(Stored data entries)
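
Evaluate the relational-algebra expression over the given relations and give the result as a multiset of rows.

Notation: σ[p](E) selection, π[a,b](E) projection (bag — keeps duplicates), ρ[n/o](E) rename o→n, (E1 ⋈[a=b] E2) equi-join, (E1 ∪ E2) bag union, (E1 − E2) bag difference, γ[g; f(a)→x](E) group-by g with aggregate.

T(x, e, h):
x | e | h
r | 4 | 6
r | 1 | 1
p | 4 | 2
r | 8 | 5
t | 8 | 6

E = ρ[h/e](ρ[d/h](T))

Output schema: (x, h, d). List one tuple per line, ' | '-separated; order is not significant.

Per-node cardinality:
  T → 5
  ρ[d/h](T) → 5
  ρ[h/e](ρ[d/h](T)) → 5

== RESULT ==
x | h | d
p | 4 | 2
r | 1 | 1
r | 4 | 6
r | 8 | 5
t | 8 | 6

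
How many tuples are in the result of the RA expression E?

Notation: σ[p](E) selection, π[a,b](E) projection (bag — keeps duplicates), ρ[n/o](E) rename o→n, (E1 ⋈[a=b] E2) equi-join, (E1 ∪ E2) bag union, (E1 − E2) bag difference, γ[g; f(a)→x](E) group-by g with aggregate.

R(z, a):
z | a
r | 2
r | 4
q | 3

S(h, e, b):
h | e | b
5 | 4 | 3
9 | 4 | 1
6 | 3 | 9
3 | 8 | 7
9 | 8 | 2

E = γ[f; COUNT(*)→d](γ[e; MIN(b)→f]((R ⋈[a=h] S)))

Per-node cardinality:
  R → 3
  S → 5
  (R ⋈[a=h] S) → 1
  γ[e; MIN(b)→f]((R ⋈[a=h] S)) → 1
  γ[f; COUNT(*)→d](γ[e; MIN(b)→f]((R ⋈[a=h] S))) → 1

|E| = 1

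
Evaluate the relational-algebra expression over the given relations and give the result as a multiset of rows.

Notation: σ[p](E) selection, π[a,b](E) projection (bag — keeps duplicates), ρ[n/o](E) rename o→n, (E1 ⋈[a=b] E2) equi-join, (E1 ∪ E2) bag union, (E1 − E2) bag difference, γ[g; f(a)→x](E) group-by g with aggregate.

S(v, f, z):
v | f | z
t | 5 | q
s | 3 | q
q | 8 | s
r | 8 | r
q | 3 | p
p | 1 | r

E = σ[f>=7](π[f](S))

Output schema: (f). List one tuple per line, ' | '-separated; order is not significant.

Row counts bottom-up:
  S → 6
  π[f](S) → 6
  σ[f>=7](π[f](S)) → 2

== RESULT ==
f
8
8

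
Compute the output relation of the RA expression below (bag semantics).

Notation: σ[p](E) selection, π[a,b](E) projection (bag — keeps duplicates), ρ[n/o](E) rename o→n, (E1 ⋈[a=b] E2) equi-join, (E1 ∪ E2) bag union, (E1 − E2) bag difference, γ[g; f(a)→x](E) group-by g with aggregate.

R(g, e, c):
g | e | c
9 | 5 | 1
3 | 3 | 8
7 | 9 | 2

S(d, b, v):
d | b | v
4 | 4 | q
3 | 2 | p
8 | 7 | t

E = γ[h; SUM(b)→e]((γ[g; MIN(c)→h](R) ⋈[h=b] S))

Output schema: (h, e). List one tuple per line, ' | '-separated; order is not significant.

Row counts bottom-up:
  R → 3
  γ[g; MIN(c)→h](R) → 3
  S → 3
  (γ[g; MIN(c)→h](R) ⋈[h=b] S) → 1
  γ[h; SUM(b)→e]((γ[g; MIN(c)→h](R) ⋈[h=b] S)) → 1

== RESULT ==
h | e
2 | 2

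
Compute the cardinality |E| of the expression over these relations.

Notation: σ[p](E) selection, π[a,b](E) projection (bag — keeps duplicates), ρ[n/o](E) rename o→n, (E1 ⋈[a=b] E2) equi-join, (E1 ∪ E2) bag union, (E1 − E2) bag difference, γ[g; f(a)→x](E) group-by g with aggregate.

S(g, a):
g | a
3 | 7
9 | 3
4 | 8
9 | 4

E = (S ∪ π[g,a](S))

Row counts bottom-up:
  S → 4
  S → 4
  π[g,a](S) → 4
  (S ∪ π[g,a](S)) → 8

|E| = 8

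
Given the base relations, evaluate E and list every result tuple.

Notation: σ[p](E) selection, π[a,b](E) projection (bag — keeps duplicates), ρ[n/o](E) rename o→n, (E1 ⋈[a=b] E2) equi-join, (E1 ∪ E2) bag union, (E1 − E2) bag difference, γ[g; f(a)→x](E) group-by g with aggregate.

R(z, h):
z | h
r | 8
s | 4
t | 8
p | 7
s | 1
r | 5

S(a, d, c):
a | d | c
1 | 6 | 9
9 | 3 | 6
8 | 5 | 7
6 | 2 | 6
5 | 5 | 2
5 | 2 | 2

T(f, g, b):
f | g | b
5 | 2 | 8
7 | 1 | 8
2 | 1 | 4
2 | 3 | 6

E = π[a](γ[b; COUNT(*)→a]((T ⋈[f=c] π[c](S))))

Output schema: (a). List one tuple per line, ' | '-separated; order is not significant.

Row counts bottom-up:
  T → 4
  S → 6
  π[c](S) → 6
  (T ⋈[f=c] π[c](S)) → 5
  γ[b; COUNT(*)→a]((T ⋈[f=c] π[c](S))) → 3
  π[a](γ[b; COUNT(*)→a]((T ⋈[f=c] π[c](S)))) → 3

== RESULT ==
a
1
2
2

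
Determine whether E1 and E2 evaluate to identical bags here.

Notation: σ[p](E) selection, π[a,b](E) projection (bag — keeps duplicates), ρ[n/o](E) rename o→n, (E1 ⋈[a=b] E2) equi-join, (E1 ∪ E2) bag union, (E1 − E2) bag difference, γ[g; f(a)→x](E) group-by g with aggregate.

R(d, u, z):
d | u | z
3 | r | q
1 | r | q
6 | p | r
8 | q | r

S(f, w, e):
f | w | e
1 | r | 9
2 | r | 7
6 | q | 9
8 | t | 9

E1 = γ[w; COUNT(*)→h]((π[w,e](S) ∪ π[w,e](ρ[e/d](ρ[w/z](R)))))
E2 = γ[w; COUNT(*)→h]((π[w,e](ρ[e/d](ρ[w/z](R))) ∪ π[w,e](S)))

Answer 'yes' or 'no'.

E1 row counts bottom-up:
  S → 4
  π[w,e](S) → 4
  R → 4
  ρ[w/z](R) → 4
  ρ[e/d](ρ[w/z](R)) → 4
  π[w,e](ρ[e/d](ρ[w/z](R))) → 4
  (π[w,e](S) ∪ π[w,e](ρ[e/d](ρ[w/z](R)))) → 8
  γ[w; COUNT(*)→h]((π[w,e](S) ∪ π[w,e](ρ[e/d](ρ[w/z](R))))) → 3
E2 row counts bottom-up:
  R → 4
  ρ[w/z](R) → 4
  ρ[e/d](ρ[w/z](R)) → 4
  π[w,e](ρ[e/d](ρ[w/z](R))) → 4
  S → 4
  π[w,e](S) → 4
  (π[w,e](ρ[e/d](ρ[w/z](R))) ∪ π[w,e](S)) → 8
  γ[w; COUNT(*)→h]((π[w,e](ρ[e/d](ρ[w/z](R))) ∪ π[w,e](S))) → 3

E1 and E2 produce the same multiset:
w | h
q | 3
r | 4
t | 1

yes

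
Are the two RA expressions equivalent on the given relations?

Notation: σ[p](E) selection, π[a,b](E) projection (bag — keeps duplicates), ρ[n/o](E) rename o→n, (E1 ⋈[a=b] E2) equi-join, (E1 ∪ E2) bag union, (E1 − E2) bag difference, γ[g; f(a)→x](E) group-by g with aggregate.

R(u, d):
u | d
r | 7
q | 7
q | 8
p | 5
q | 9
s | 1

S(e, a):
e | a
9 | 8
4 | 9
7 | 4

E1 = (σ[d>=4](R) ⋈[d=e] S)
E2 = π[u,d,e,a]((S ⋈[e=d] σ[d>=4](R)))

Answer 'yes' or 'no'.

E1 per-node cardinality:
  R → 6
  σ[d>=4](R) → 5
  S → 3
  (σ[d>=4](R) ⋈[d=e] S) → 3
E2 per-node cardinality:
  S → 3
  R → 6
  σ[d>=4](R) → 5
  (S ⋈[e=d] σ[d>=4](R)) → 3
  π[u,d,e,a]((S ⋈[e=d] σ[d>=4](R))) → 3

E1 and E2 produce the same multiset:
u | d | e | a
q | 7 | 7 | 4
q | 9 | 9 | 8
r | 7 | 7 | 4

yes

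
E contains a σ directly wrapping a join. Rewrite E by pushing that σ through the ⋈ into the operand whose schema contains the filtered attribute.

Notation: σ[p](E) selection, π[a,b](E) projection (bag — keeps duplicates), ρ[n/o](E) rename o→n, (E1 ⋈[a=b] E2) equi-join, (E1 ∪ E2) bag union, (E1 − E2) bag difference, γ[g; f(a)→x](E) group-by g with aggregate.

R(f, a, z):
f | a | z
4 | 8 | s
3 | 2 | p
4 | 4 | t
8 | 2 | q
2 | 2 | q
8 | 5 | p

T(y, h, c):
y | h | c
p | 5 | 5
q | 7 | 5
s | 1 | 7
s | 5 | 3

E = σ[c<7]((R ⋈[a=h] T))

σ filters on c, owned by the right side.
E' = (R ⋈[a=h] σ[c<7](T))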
---
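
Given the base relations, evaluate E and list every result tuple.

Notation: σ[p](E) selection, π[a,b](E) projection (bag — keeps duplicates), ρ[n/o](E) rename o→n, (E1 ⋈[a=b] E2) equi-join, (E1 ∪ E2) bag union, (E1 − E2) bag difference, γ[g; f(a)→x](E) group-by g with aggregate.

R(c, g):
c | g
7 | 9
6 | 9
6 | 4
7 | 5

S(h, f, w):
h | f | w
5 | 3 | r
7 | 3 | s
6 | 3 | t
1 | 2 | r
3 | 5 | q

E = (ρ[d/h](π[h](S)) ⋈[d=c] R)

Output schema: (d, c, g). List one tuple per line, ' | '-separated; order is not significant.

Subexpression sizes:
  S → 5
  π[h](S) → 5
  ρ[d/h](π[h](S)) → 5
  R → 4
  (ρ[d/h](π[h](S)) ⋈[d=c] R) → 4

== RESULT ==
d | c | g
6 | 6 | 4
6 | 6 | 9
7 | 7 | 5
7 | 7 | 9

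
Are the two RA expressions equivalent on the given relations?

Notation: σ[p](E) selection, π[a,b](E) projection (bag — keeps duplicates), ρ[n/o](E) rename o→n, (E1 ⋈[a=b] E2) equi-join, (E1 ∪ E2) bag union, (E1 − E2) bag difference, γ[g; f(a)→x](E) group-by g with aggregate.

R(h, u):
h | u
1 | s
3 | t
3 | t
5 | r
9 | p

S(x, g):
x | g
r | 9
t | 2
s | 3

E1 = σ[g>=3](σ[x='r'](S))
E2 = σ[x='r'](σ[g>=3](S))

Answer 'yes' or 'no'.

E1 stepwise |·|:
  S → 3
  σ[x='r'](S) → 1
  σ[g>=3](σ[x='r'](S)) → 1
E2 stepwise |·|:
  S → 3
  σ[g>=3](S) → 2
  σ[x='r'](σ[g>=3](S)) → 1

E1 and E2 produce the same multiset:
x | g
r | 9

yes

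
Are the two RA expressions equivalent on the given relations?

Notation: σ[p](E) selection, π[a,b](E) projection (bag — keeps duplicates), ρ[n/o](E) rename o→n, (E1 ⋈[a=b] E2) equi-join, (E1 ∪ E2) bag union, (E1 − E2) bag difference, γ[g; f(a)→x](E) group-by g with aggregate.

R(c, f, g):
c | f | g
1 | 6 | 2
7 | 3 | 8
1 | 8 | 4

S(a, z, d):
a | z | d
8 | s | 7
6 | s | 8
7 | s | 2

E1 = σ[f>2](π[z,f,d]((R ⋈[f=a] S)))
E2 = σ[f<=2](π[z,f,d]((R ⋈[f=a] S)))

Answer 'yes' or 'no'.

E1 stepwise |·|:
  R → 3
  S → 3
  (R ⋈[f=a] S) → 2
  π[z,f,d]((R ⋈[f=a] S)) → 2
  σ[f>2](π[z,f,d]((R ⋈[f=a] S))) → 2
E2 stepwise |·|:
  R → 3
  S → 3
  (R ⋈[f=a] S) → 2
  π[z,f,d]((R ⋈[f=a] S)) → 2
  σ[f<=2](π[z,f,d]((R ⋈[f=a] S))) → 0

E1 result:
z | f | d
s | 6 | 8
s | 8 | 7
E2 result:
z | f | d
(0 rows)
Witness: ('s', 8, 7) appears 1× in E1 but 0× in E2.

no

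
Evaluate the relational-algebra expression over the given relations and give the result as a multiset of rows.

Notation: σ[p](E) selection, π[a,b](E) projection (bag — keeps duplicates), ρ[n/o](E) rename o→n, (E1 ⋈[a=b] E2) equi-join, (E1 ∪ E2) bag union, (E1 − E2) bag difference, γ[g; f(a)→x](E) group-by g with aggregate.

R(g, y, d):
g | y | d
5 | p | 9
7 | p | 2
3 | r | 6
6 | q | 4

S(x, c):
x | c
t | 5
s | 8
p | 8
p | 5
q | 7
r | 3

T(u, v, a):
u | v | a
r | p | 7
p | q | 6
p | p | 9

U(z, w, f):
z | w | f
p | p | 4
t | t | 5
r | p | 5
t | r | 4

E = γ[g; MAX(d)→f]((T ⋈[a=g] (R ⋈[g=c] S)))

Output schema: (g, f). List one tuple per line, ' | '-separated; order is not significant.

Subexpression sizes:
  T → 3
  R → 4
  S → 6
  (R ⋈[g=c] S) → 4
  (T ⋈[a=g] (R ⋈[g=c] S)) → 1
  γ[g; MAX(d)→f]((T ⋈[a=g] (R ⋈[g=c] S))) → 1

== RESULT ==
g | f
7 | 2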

▶ _WHAT IS EXPECTED_
Work out how many lines of the records contain the word "Compute". Give that number and nothing more.

▶ _YOUR SOLUTION_
2